→ Directions for this task
Two lines in the data below mark the range: the one with "7. The approval" and the one with "8. The status". Return both, along with every line between them, exactly.

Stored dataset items
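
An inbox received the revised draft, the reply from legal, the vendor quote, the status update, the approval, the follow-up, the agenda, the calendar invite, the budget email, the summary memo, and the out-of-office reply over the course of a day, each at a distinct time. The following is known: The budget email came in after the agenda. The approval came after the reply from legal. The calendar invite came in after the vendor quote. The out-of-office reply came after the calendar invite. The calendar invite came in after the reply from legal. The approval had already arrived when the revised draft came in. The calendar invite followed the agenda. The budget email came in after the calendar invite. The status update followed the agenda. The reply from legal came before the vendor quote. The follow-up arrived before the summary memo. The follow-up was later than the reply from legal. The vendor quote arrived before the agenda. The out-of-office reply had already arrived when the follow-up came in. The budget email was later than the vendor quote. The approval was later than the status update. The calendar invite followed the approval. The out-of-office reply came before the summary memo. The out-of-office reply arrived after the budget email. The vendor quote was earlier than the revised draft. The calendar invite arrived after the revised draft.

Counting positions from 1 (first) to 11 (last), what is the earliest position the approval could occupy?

The agenda, the reply from legal, the status update, and the vendor quote must all come before the approval — 4 forced predecessors.
Nothing else is forced ahead of the approval, so its earliest slot is position 4 + 1 = 5.

5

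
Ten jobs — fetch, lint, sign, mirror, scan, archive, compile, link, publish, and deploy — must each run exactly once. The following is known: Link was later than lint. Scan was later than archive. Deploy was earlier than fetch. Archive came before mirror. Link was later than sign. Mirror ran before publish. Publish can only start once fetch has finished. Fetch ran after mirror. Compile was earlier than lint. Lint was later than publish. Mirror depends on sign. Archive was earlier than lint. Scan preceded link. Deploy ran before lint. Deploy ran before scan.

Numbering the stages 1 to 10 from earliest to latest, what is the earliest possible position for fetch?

5

Archive, deploy, mirror, and sign must all come before fetch — 4 forced predecessors.
Nothing else is forced ahead of fetch, so its earliest slot is position 4 + 1 = 5.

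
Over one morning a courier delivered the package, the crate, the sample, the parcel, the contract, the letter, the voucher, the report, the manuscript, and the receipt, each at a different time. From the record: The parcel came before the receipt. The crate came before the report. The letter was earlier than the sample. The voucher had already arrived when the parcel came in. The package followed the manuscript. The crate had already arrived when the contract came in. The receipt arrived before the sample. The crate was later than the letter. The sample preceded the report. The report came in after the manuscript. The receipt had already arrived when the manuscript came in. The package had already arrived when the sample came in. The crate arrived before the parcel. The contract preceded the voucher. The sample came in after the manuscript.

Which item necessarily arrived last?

Every other item has a chain of constraints placing it before the report, so the report is last.

the report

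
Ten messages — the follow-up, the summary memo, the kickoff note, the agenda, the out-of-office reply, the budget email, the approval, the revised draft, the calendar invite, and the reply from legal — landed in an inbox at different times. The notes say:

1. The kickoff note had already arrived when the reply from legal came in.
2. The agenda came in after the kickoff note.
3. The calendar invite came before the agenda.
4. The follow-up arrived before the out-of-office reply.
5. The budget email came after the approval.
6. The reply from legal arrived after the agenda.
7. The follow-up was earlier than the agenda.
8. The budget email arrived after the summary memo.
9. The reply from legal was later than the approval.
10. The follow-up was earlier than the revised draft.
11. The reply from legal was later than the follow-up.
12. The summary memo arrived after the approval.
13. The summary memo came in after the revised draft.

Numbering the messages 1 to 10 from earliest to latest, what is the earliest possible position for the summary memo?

4

The approval, the follow-up, and the revised draft must all come before the summary memo — 3 forced predecessors.
Nothing else is forced ahead of the summary memo, so its earliest slot is position 3 + 1 = 4.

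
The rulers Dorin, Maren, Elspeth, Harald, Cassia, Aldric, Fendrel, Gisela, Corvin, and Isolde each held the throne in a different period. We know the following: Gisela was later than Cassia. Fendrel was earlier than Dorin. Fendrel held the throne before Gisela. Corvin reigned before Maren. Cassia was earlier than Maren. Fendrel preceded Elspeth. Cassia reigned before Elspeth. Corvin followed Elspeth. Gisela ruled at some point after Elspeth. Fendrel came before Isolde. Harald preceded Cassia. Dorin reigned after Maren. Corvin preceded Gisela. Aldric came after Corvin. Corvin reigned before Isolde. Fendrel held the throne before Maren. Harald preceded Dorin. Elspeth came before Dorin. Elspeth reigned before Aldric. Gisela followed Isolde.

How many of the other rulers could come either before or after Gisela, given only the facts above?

3

Forced before Gisela: Cassia, Corvin, Elspeth, Fendrel, Harald, and Isolde.
That leaves Aldric, Dorin, and Maren with no forced order relative to Gisela — 3.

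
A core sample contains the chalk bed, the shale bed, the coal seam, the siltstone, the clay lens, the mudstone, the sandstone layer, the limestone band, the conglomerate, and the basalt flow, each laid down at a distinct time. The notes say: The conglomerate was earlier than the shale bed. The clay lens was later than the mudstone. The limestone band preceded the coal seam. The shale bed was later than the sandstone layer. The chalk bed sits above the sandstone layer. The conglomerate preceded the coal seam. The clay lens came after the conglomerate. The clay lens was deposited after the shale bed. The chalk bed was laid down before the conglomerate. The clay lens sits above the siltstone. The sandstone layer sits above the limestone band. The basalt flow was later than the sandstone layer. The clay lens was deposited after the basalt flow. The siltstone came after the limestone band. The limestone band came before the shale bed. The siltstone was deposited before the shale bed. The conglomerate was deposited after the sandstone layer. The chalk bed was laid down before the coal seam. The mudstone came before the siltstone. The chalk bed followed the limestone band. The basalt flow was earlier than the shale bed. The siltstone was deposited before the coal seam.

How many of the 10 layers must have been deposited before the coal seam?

Directly stated before the coal seam: the chalk bed, the conglomerate, the limestone band, and the siltstone.
The mudstone reaches the coal seam via the mudstone → the siltstone → the coal seam.
The sandstone layer reaches the coal seam via the sandstone layer → the chalk bed → the coal seam.
That's the chalk bed, the conglomerate, the limestone band, the mudstone, the sandstone layer, and the siltstone — 6 in all.

6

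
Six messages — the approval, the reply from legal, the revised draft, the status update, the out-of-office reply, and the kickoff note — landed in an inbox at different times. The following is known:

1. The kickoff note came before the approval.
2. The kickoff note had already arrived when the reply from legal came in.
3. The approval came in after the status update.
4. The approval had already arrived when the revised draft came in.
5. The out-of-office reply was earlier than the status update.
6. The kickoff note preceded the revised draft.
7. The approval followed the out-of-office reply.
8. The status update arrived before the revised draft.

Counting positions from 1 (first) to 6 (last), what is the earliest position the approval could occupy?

The kickoff note, the out-of-office reply, and the status update must all come before the approval — 3 forced predecessors.
Nothing else is forced ahead of the approval, so its earliest slot is position 3 + 1 = 4.

4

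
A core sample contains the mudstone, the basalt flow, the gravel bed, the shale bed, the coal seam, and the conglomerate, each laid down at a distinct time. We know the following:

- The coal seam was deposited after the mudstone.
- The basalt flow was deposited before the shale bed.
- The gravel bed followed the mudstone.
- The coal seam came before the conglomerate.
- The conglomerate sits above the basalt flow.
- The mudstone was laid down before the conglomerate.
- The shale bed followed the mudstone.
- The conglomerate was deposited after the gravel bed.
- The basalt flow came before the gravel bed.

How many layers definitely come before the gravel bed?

2

Directly stated before the gravel bed: the basalt flow and the mudstone.
That's the basalt flow and the mudstone — 2 in all.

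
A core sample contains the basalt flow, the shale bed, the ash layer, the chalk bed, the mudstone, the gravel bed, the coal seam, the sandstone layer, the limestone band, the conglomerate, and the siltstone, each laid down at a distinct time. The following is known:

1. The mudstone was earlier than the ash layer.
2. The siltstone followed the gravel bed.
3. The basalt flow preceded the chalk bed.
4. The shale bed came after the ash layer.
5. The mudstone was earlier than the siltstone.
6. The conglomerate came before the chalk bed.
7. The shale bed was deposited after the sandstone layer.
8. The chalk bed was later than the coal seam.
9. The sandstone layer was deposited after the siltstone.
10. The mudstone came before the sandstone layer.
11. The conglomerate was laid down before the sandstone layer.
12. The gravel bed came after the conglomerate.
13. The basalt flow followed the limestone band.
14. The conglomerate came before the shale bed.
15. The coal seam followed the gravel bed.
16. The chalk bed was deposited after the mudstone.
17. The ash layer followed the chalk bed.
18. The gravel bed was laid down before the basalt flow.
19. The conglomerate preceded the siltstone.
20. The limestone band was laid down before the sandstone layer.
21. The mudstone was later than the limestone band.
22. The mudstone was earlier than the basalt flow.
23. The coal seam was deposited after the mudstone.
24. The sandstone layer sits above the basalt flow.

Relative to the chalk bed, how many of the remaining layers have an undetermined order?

Forced before the chalk bed: the basalt flow, the coal seam, the conglomerate, the gravel bed, the limestone band, and the mudstone; forced after the chalk bed: the ash layer and the shale bed.
That leaves the sandstone layer and the siltstone with no forced order relative to the chalk bed — 2.

2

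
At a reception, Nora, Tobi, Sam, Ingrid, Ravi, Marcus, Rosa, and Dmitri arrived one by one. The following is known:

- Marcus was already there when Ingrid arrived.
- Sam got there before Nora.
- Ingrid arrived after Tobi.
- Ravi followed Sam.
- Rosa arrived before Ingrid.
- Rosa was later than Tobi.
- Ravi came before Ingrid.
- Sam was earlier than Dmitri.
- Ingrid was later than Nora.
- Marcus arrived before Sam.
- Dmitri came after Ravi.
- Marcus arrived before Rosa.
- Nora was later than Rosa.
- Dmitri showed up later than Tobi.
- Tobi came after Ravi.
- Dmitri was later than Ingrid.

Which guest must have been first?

Marcus has a chain of constraints placing them before every other guest, so Marcus must be first.

Marcus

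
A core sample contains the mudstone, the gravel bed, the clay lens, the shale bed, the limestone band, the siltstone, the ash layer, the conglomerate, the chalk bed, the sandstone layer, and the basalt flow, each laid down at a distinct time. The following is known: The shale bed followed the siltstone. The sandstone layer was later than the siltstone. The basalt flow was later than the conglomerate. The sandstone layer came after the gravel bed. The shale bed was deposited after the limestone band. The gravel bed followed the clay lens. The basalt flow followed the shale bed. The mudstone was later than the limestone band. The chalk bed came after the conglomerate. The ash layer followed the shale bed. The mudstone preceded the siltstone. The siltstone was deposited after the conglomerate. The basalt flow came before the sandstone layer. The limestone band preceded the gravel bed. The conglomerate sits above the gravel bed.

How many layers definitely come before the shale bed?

6

Directly stated before the shale bed: the limestone band and the siltstone.
The clay lens reaches the shale bed via the clay lens → the gravel bed → the conglomerate → the siltstone → the shale bed.
The conglomerate reaches the shale bed via the conglomerate → the siltstone → the shale bed.
The gravel bed reaches the shale bed via the gravel bed → the conglomerate → the siltstone → the shale bed.
Likewise the mudstone reaches the shale bed by chaining the stated constraints.
That's the clay lens, the conglomerate, the gravel bed, the limestone band, the mudstone, and the siltstone — 6 in all.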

→ Task output
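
7. The approval followed the out-of-office reply.
8. The status update arrived before the revised draft.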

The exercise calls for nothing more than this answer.